Supplied entries:
....
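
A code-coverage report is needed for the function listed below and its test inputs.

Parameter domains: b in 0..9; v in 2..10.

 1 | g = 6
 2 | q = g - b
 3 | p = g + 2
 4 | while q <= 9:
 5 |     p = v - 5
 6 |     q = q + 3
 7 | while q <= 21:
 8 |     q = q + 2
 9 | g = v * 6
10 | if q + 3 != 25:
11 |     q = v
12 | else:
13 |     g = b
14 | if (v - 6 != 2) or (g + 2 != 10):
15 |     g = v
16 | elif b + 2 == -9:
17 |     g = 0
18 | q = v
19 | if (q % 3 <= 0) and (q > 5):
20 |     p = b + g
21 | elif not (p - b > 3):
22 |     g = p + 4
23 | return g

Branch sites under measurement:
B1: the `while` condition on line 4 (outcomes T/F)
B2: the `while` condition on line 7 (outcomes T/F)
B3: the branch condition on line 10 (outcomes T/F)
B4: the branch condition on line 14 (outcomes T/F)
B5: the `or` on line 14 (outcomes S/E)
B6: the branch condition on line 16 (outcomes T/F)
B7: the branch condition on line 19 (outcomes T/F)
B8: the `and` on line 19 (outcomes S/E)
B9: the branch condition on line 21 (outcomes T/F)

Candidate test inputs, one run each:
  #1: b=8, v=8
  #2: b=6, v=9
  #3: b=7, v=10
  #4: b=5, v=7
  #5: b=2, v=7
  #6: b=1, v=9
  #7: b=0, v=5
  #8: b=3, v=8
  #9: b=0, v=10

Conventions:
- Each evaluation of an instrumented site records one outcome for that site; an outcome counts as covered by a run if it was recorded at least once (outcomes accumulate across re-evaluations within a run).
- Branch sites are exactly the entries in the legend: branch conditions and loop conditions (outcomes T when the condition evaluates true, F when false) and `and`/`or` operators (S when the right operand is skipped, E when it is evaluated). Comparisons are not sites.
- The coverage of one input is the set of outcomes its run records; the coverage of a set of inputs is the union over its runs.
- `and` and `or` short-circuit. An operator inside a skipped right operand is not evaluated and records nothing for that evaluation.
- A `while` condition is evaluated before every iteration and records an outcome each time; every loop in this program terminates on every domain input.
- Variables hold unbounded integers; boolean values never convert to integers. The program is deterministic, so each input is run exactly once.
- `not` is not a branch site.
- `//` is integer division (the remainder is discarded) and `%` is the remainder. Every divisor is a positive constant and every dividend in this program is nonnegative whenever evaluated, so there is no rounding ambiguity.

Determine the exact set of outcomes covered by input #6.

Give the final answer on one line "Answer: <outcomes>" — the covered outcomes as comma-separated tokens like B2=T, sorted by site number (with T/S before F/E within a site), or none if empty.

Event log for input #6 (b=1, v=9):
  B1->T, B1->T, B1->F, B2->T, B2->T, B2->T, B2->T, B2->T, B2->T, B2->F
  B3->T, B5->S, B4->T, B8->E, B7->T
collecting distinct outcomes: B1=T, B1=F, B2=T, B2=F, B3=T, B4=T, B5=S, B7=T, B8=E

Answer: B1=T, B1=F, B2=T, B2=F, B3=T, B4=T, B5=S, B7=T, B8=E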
....
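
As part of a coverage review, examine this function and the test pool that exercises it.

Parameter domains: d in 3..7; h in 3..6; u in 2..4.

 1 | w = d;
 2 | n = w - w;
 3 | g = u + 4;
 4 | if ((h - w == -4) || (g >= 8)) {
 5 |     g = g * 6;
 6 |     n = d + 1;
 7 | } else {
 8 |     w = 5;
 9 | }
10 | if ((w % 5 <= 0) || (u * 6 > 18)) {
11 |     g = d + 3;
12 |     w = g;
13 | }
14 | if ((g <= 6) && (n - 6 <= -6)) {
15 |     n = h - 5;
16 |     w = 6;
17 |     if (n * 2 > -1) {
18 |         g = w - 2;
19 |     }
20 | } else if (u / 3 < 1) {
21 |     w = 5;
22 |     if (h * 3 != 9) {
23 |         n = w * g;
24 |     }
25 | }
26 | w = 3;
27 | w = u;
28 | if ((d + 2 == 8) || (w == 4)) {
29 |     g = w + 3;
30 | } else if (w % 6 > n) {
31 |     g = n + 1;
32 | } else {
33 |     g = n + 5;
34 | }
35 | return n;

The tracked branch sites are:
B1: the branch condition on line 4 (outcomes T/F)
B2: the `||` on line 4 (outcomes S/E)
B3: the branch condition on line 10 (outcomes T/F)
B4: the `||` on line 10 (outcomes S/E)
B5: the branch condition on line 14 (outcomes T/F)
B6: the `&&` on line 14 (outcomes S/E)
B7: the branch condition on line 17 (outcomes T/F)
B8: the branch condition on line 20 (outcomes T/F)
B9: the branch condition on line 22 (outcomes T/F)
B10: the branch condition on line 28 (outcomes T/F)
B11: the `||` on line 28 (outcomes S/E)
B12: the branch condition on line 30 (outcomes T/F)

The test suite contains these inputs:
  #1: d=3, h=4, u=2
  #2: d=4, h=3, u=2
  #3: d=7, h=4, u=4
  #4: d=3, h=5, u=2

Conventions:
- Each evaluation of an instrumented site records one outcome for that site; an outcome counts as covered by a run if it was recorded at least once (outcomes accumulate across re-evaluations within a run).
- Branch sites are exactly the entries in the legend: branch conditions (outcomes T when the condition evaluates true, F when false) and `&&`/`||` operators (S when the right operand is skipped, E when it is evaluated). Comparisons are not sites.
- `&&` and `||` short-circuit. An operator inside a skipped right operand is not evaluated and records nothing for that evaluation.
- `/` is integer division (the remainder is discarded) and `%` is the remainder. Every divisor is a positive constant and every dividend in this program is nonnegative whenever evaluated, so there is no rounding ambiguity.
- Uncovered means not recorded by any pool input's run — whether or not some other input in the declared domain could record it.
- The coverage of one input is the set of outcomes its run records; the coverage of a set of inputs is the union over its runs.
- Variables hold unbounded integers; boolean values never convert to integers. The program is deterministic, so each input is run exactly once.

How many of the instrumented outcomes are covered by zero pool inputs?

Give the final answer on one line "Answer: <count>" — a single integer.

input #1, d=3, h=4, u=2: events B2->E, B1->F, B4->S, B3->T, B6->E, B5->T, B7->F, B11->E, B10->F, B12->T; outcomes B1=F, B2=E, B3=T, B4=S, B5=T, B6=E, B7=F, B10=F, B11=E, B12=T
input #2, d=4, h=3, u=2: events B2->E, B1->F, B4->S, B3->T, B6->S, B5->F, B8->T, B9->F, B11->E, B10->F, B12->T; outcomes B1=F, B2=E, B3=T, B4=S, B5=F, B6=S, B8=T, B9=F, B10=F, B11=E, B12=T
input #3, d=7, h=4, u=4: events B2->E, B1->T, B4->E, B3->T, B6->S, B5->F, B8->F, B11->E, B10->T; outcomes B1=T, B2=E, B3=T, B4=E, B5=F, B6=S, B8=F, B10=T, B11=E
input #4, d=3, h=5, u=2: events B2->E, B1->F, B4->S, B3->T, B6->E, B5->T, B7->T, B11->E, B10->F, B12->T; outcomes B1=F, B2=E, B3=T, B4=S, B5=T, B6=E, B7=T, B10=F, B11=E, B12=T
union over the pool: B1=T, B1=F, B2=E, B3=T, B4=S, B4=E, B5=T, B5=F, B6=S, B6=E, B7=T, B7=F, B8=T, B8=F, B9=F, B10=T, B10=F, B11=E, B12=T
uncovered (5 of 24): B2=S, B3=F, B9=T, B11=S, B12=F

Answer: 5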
....
What the task asks: Copy each line of the data above that holds "right".

Solution to the exercise:
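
- Branch sites are exactly the entries in the legend: branch conditions and loop conditions (outcomes T when the condition evaluates true, F when false) and `and`/`or` operators (S when the right operand is skipped, E when it is evaluated). Comparisons are not sites.
- `and` and `or` short-circuit. An operator inside a skipped right operand is not evaluated and records nothing for that evaluation.
- Branch sites are exactly the entries in the legend: branch conditions (outcomes T when the condition evaluates true, F when false) and `&&`/`||` operators (S when the right operand is skipped, E when it is evaluated). Comparisons are not sites.
- `&&` and `||` short-circuit. An operator inside a skipped right operand is not evaluated and records nothing for that evaluation.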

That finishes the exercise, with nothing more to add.